▸ **Work instruction**:
Please return all lines from the records below that include the string "marked".

▸ **Record extracts**:
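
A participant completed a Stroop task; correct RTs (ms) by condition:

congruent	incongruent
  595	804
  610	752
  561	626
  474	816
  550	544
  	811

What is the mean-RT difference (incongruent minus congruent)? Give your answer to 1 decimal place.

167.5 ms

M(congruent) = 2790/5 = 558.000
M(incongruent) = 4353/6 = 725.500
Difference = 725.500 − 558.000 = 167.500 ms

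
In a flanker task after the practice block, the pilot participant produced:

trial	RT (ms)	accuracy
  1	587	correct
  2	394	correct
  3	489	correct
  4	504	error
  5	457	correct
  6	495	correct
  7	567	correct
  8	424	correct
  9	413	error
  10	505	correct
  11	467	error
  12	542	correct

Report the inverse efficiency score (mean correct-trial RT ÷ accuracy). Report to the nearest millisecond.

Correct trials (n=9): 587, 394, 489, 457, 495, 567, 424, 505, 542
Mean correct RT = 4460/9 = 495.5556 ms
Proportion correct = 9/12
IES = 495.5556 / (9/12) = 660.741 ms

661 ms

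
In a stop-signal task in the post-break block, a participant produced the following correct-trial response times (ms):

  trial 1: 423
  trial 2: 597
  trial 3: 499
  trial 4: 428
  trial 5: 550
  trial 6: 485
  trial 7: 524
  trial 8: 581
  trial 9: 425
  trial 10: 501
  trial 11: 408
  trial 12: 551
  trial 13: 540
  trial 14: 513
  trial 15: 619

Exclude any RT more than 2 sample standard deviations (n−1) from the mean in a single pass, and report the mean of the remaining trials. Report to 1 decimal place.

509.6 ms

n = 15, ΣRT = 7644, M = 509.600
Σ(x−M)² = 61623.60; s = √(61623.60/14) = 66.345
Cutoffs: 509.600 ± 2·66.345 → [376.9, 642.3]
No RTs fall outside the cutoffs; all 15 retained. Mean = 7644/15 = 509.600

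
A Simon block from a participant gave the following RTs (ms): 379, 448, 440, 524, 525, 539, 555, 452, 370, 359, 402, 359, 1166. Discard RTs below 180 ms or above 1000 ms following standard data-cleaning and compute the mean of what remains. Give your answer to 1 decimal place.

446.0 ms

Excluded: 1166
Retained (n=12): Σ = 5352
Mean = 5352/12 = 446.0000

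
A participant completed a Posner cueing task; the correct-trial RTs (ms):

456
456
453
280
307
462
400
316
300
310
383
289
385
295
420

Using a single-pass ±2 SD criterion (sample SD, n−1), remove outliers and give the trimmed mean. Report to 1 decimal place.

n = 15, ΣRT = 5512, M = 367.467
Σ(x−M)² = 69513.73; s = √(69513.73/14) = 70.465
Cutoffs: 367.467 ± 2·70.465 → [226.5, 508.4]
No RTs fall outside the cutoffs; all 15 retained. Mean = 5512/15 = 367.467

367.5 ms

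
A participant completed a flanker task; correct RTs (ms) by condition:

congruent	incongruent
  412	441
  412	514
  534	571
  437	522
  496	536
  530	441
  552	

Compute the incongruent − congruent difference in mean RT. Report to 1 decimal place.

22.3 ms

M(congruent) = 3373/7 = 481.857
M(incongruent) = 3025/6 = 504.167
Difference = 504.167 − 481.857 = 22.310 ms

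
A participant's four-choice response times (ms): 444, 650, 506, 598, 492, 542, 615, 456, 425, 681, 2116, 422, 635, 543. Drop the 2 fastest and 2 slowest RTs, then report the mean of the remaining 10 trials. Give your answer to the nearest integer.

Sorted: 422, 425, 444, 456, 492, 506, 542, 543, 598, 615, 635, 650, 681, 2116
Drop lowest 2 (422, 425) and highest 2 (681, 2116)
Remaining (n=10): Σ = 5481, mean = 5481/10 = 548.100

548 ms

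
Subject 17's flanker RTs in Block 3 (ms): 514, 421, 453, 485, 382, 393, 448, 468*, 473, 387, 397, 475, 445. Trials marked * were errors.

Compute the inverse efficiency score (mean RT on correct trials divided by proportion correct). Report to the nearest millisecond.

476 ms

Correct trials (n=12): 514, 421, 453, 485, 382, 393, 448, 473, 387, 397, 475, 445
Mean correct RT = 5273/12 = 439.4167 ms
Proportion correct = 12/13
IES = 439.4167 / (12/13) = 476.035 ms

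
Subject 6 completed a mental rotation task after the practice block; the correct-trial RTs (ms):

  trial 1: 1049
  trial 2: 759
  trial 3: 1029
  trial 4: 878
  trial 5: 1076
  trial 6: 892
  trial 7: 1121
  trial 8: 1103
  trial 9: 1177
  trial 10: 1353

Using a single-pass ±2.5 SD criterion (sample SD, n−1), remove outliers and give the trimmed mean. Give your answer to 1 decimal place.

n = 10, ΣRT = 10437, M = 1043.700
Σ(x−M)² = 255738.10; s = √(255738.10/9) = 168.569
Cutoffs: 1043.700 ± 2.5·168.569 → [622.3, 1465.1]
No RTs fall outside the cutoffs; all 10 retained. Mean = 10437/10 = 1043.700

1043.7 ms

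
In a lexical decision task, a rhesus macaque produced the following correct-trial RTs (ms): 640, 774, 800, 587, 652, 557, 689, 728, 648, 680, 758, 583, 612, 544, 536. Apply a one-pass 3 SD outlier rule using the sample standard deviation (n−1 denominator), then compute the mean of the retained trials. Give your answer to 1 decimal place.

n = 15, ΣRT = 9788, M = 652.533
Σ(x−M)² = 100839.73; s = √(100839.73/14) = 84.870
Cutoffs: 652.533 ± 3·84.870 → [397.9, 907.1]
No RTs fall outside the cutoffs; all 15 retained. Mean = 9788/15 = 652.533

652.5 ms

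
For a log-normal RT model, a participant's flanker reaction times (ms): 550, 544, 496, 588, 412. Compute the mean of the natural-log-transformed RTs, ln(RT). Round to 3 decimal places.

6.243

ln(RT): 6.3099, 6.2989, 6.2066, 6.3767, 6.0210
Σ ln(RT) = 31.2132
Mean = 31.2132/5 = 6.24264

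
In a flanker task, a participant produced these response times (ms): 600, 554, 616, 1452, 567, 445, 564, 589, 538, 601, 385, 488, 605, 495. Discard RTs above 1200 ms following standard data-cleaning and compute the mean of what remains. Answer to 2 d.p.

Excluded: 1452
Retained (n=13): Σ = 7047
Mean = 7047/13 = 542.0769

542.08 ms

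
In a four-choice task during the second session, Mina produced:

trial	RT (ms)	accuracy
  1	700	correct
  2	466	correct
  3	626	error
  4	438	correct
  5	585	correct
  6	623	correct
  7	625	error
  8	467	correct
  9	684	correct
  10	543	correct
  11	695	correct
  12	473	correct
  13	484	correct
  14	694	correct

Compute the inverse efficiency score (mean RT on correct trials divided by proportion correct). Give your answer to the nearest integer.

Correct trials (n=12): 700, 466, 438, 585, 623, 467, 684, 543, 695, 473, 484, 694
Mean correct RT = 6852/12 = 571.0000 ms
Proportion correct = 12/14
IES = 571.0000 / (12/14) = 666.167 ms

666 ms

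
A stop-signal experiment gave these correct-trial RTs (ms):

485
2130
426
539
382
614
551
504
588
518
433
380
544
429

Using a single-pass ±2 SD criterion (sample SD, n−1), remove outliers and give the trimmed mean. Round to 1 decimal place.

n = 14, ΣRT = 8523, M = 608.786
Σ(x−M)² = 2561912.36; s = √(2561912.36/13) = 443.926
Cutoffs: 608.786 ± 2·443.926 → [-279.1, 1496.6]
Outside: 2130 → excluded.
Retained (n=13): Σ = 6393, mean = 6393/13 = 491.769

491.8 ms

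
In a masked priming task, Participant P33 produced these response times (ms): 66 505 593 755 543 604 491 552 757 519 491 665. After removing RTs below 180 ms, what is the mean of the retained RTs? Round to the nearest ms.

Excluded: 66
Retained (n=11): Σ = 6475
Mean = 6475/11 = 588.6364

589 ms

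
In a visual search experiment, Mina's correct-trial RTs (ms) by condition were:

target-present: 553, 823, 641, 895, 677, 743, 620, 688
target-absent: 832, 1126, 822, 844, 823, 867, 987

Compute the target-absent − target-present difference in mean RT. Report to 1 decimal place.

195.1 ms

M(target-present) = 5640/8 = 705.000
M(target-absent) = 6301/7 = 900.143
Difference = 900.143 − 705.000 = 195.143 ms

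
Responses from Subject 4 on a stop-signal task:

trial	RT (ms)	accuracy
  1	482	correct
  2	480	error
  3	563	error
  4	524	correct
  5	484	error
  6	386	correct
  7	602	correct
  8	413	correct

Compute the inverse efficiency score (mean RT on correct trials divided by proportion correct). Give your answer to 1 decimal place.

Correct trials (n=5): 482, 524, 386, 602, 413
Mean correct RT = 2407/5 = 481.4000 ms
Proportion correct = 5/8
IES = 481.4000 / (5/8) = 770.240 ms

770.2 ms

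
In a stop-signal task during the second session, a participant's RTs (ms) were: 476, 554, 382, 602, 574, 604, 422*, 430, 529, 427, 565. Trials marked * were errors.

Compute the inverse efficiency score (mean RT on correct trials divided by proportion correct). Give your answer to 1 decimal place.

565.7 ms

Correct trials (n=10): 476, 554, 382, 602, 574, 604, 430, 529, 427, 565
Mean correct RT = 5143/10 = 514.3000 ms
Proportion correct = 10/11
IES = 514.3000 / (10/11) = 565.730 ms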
---
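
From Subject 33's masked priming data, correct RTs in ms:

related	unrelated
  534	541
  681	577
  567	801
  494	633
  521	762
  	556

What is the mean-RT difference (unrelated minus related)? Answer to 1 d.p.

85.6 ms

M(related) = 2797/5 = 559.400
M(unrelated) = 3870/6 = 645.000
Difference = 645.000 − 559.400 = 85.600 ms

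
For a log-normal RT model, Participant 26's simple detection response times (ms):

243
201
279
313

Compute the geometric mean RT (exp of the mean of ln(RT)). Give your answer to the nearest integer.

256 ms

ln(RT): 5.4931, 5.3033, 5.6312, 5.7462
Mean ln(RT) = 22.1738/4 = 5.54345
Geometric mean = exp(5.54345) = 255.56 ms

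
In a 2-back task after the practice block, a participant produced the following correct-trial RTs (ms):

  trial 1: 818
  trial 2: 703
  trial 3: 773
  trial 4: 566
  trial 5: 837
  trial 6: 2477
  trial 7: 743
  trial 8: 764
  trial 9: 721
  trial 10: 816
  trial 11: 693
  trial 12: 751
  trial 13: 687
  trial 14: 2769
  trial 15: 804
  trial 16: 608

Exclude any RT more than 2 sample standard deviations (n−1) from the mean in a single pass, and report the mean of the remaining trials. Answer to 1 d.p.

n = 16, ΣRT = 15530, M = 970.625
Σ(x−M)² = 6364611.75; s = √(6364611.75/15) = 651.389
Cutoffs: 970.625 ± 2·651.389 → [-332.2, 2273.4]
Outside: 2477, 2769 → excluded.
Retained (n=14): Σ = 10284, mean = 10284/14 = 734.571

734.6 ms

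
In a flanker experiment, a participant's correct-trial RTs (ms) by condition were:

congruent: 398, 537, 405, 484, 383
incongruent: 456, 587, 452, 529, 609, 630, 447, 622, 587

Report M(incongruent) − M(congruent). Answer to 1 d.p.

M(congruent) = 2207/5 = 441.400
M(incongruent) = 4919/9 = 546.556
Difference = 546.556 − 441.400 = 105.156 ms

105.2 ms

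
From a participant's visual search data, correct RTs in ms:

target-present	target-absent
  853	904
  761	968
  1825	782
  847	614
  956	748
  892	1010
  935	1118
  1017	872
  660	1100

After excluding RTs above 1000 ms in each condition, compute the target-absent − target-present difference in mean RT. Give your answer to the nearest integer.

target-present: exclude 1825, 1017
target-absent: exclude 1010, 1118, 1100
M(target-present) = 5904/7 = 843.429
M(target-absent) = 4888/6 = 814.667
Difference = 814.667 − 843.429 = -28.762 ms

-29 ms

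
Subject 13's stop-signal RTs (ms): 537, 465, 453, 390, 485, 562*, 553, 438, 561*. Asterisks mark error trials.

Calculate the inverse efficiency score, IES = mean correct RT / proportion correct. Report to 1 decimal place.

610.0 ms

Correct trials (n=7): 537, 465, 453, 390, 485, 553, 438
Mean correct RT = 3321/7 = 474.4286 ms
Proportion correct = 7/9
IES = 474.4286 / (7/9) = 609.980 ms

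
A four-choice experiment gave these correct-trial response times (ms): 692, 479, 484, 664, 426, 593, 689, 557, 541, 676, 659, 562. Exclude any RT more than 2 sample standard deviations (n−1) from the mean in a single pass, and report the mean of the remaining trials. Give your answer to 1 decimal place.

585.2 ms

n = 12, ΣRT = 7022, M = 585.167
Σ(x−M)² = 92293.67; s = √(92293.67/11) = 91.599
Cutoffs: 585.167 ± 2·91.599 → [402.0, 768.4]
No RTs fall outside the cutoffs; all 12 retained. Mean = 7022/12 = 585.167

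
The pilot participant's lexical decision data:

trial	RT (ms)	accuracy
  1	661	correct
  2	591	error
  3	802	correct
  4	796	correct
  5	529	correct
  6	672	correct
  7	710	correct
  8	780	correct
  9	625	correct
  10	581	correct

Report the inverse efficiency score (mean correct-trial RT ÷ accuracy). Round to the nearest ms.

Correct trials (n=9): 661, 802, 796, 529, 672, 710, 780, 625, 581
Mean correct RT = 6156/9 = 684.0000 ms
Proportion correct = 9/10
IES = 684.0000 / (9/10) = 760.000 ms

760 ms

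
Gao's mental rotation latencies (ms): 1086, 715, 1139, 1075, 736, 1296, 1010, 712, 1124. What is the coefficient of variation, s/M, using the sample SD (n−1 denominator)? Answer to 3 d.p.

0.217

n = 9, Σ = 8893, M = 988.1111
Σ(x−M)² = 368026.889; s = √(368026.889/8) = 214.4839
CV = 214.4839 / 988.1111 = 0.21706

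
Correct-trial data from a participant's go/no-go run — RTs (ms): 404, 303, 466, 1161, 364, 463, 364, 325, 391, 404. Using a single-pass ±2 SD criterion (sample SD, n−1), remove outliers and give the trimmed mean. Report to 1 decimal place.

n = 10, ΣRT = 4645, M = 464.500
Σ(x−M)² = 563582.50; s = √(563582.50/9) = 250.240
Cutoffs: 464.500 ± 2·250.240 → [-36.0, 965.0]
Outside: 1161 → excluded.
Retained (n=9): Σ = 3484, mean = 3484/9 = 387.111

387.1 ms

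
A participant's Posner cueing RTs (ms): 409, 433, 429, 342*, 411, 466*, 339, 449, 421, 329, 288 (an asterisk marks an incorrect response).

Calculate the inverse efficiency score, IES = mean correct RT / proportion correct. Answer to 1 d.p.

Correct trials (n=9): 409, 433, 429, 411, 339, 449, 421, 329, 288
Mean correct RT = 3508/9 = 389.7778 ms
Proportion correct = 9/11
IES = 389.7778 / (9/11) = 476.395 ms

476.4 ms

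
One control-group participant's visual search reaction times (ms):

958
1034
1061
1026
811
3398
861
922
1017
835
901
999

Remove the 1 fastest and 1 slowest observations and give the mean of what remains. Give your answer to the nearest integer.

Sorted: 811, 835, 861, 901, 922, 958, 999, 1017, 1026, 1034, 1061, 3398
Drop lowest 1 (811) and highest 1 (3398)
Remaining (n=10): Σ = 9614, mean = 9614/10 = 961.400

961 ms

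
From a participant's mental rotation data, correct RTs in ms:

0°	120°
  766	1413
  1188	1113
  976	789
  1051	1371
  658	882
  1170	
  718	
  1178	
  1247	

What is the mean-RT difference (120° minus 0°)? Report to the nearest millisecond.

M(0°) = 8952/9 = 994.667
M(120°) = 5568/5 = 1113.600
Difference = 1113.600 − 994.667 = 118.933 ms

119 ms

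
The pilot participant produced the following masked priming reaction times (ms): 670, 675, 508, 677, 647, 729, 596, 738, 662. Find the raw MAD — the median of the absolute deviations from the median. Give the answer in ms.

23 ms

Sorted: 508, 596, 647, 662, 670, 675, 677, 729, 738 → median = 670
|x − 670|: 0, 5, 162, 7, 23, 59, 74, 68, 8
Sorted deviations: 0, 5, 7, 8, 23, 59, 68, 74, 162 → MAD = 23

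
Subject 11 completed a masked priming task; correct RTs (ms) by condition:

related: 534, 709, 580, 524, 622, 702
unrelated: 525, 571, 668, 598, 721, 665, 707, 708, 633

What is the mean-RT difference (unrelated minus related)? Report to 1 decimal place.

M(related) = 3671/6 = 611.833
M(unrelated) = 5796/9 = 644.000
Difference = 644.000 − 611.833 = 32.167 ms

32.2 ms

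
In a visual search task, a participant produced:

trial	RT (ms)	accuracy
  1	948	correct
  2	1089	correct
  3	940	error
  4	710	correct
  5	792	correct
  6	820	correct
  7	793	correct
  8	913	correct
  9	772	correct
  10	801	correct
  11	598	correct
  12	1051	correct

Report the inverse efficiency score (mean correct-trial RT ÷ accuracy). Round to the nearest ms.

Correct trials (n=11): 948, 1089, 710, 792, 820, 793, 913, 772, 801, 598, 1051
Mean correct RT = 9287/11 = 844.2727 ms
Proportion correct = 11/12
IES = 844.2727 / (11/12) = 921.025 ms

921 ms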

▸ **Exercise output**:
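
Subject 17's flanker RTs in Block 3 (ms): 514, 421, 453, 485, 382, 393, 448, 468*, 473, 387, 397, 475, 445. Trials marked * were errors.
In a stop-signal task during the second session, a participant's RTs (ms) were: 476, 554, 382, 602, 574, 604, 422*, 430, 529, 427, 565. Trials marked * were errors.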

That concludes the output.